++++ Data provided
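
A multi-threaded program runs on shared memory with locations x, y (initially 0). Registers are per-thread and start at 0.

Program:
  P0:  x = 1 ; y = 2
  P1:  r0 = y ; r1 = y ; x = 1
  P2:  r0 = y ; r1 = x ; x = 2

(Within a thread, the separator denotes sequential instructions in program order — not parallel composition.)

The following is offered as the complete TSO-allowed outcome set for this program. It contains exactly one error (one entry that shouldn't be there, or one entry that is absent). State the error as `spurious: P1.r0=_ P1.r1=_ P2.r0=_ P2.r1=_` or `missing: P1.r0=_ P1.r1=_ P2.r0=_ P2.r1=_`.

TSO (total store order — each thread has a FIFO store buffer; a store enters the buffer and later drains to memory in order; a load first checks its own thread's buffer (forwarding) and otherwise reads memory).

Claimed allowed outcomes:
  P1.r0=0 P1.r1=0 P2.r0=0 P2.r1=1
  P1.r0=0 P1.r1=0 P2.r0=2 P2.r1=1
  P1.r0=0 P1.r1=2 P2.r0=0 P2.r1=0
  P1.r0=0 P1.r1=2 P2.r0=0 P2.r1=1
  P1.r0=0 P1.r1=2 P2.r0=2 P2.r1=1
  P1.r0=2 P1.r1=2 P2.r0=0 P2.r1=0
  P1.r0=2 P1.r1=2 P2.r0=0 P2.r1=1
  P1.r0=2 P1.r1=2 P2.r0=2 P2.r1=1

missing: P1.r0=0 P1.r1=0 P2.r0=0 P2.r1=0

outcome vector order: (P1.r0,P1.r1,P2.r0,P2.r1)
TSO (9): 0000 0001 0021 0200 0201 0221 2200 2201 2221
TSO∖claimed = {0000}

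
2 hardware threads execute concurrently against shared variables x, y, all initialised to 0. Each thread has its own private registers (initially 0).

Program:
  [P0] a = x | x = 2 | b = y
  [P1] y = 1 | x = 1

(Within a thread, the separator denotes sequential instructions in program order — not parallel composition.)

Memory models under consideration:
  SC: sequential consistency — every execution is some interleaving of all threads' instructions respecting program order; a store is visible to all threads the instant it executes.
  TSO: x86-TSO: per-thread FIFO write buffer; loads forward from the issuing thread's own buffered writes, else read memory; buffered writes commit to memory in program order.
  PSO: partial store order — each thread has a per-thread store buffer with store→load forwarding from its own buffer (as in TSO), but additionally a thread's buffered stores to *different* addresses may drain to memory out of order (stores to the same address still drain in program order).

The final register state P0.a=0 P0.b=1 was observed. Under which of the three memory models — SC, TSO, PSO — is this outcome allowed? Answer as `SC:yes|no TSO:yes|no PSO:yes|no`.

outcome vector order: (P0.a,P0.b)
SC: 3 outcomes — {0/0 0/1 1/1}
TSO: 3 outcomes — {0/0 0/1 1/1}
PSO: 4 outcomes — {0/0 0/1 1/0 1/1}
target 0/1 ∈ {SC,TSO,PSO}

SC:yes TSO:yes PSO:yes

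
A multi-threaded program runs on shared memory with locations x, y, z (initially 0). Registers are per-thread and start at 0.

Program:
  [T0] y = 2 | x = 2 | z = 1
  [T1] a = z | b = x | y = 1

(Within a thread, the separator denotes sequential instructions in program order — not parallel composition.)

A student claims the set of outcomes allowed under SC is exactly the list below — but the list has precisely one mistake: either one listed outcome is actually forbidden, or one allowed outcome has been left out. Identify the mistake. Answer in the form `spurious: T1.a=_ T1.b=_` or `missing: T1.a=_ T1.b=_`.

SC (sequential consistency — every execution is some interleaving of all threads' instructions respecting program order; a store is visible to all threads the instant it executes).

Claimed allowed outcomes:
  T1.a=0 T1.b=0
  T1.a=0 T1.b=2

missing: T1.a=1 T1.b=2

outcome vector order: (T1.a,T1.b)
under SC → (0,0) (0,2) (1,2)
SC∖claimed = {(1,2)}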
++++++++
Try it:
Go to the line holding "A student claims" in the entries above and return it, along with every line after it, exactly as written.

Exercise answer:
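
A student claims the set of outcomes allowed under SC is exactly the list below — but the list has precisely one mistake: either one listed outcome is actually forbidden, or one allowed outcome has been left out. Identify the mistake. Answer in the form `spurious: T1.a=_ T1.b=_` or `missing: T1.a=_ T1.b=_`.

SC (sequential consistency — every execution is some interleaving of all threads' instructions respecting program order; a store is visible to all threads the instant it executes).

Claimed allowed outcomes:
  T1.a=0 T1.b=0
  T1.a=0 T1.b=2

missing: T1.a=1 T1.b=2

outcome vector order: (T1.a,T1.b)
under SC → (0,0) (0,2) (1,2)
SC∖claimed = {(1,2)}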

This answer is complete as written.